- TASK PROMPT: Pick up at the line with "You owe £16,875.00". Write it out exactly, along with each later line through the end of the data, and nothing more.

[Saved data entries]
····················

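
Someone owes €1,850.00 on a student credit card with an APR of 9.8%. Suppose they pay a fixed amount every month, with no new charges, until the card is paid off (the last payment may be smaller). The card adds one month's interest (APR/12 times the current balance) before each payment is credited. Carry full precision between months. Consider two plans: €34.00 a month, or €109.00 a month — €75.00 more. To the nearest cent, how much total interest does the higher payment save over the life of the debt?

€456.83

Monthly rate r = 9.8%/12 = 0.816667% = 0.00816667.
At €34.00/mo: n = ⌈−ln(1 − rB₀/P)/ln(1+r)⌉ = 73 payments (last €8.50); total interest = total paid − €1,850.00 = €606.50.
At €109.00/mo: 19 payments (last €37.67); total interest €149.67.
Interest saved = €606.50 − €149.67 = €456.83.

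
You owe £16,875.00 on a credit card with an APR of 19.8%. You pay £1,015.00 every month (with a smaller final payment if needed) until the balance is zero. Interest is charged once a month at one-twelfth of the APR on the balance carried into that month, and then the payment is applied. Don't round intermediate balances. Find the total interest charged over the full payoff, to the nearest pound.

£3,014

Monthly rate r = 19.8%/12 = 1.65% = 0.0165.
Payoff takes n = ⌈−ln(1 − rB₀/P)/ln(1+r)⌉ = ⌈19.593⌉ = 20 payments; the last is £604.11.
Total paid = 19·£1,015.00 + £604.11 = £19,889.11.
Total interest = total paid − principal = £19,889.11 − £16,875.00 = £3,014.11.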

····················

- EXERCISE OUTPUT:
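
You owe £16,875.00 on a credit card with an APR of 19.8%. You pay £1,015.00 every month (with a smaller final payment if needed) until the balance is zero. Interest is charged once a month at one-twelfth of the APR on the balance carried into that month, and then the payment is applied. Don't round intermediate balances. Find the total interest charged over the full payoff, to the nearest pound.

£3,014

Monthly rate r = 19.8%/12 = 1.65% = 0.0165.
Payoff takes n = ⌈−ln(1 − rB₀/P)/ln(1+r)⌉ = ⌈19.593⌉ = 20 payments; the last is £604.11.
Total paid = 19·£1,015.00 + £604.11 = £19,889.11.
Total interest = total paid − principal = £19,889.11 − £16,875.00 = £3,014.11.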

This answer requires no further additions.